## Task description:
After finding the line that contains "There are two", reproduce it and each line below it through the end of the listing, exactly, with nothing added.

## Input data:
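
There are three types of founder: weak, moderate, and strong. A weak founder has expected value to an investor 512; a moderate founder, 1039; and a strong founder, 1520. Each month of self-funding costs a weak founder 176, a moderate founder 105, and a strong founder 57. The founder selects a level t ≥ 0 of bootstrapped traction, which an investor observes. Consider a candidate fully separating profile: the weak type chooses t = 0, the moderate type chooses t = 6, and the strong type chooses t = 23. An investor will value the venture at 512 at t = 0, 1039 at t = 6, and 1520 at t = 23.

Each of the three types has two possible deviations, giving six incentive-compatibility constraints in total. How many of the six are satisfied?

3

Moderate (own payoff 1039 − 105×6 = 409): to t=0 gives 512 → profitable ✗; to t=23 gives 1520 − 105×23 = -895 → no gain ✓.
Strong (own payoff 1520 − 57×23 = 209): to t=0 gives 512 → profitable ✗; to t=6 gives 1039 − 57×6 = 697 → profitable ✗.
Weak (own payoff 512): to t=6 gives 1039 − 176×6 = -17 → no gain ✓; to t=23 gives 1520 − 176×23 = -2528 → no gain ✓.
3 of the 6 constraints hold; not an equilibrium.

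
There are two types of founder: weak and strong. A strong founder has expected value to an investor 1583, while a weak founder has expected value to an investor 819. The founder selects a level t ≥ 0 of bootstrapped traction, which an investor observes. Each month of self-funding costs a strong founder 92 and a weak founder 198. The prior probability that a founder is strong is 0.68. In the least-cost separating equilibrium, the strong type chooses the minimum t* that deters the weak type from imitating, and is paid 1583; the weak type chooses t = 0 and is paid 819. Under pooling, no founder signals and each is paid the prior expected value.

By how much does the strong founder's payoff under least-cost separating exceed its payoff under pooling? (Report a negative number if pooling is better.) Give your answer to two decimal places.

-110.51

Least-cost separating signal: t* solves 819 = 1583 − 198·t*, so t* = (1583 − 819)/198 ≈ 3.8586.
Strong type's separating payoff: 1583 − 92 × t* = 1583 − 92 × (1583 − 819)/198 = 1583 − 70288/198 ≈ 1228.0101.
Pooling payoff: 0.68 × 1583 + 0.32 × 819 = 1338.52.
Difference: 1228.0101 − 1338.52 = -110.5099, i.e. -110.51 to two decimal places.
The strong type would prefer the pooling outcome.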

## Reply:
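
There are two types of founder: weak and strong. A strong founder has expected value to an investor 1583, while a weak founder has expected value to an investor 819. The founder selects a level t ≥ 0 of bootstrapped traction, which an investor observes. Each month of self-funding costs a strong founder 92 and a weak founder 198. The prior probability that a founder is strong is 0.68. In the least-cost separating equilibrium, the strong type chooses the minimum t* that deters the weak type from imitating, and is paid 1583; the weak type chooses t = 0 and is paid 819. Under pooling, no founder signals and each is paid the prior expected value.

By how much does the strong founder's payoff under least-cost separating exceed its payoff under pooling? (Report a negative number if pooling is better.) Give your answer to two decimal places.

-110.51

Least-cost separating signal: t* solves 819 = 1583 − 198·t*, so t* = (1583 − 819)/198 ≈ 3.8586.
Strong type's separating payoff: 1583 − 92 × t* = 1583 − 92 × (1583 − 819)/198 = 1583 − 70288/198 ≈ 1228.0101.
Pooling payoff: 0.68 × 1583 + 0.32 × 819 = 1338.52.
Difference: 1228.0101 − 1338.52 = -110.5099, i.e. -110.51 to two decimal places.
The strong type would prefer the pooling outcome.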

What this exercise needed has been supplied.